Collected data

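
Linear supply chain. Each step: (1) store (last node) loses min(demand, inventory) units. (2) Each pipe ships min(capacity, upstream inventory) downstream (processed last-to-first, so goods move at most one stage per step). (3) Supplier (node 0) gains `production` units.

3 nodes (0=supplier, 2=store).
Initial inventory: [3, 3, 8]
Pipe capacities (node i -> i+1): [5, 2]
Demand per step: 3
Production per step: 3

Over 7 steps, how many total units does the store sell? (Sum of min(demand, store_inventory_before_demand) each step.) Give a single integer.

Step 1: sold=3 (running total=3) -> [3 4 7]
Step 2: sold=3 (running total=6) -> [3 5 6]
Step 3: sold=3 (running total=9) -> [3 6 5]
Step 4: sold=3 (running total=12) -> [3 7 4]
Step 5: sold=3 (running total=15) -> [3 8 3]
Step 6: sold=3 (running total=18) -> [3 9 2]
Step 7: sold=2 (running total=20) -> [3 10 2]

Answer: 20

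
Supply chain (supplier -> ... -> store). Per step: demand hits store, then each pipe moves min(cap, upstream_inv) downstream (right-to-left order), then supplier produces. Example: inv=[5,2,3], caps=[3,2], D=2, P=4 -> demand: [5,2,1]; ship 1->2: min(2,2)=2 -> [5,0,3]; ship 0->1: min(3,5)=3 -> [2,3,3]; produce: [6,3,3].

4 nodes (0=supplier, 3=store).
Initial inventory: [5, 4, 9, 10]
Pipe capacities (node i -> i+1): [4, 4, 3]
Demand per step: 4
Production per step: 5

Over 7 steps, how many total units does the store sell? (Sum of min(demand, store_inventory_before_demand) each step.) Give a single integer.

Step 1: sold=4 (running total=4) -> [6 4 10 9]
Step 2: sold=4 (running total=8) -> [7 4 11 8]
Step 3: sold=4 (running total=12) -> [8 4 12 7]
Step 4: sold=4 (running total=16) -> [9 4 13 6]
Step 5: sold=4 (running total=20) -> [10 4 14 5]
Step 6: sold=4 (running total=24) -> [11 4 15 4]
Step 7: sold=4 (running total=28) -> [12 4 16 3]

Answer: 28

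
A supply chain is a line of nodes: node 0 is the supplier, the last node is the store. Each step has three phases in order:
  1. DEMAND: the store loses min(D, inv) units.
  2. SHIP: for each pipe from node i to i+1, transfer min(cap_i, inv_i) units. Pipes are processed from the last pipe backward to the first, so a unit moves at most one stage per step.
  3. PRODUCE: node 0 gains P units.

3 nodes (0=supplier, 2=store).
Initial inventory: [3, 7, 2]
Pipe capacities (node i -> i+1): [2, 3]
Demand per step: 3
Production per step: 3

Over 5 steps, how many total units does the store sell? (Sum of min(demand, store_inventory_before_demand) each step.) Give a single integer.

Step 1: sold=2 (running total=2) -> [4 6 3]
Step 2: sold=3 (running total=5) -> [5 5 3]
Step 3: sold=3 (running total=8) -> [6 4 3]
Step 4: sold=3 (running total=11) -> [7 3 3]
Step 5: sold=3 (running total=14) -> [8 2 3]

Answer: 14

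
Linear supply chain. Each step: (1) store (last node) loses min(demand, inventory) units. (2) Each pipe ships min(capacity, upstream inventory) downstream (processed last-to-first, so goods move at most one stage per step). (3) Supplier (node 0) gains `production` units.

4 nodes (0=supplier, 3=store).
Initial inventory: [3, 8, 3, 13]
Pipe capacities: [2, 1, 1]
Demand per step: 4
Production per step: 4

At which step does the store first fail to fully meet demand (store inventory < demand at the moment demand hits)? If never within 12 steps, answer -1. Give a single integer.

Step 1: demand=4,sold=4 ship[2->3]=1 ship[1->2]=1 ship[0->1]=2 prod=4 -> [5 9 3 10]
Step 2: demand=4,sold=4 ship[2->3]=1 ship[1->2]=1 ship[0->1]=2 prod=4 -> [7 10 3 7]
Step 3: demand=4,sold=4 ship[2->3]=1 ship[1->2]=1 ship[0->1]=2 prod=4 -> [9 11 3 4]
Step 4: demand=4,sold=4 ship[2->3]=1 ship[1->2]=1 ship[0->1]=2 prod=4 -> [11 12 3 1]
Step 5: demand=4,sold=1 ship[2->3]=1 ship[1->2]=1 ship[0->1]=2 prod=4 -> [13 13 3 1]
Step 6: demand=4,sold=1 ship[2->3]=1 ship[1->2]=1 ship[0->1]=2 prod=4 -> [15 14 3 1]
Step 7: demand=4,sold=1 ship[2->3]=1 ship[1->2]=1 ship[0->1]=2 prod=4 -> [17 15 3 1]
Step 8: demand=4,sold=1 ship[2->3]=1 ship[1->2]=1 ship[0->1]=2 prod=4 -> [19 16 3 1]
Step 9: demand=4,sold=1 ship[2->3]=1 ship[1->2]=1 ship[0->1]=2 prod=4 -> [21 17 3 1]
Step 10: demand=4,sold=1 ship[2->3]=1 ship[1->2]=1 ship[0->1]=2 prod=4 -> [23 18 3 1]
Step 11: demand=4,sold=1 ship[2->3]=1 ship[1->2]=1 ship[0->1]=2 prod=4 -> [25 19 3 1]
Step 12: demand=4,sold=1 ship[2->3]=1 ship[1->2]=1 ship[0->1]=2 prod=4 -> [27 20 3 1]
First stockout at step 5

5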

Activity:
A single figure is required: the number of lines in the data where the word "capacities" occurs.

Task answer:
4